### ABOUT THIS EXERCISE
Check the records below line by line, and report how many lines include the string "label". No other words are needed.

(Collected data)

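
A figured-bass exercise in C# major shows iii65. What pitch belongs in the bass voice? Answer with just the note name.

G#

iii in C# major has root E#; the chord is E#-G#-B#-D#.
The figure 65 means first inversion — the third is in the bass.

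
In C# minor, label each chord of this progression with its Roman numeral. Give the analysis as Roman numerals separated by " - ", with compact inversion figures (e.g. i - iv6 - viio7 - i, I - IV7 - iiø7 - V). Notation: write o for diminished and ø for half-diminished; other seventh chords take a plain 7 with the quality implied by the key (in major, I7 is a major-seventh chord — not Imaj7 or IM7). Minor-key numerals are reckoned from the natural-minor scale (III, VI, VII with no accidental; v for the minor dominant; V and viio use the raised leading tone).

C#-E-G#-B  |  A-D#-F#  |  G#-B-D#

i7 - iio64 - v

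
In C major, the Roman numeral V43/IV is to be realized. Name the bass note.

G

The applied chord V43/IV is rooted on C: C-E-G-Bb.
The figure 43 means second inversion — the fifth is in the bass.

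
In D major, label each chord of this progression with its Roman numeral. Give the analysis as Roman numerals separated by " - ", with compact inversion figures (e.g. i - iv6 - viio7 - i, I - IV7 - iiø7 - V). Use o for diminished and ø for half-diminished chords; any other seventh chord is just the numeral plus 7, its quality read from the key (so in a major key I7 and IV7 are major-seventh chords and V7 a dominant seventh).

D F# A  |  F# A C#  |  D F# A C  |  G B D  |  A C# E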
---
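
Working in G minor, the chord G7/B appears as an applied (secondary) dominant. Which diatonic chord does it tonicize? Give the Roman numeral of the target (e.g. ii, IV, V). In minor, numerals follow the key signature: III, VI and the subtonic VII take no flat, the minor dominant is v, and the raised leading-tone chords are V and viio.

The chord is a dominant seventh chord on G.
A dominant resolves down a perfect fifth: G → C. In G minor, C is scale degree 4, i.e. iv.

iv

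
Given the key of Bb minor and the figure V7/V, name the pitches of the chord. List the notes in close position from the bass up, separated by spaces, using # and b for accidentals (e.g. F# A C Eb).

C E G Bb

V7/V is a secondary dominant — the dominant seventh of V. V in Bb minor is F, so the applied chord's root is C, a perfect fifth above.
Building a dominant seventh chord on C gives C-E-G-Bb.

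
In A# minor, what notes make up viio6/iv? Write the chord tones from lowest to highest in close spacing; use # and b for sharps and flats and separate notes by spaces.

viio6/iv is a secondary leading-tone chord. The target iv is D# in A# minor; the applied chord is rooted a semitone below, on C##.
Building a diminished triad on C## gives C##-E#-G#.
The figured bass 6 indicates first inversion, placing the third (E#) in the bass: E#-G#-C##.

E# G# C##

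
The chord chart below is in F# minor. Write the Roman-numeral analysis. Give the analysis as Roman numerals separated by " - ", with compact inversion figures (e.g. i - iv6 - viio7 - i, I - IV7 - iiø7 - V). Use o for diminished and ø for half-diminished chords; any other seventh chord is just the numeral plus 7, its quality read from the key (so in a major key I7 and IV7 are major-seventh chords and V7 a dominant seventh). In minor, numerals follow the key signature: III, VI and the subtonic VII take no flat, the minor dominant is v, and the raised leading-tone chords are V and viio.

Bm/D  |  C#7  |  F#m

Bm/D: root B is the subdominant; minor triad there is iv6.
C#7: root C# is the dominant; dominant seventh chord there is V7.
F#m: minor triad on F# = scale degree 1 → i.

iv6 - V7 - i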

### PROBLEM SOLUTION
2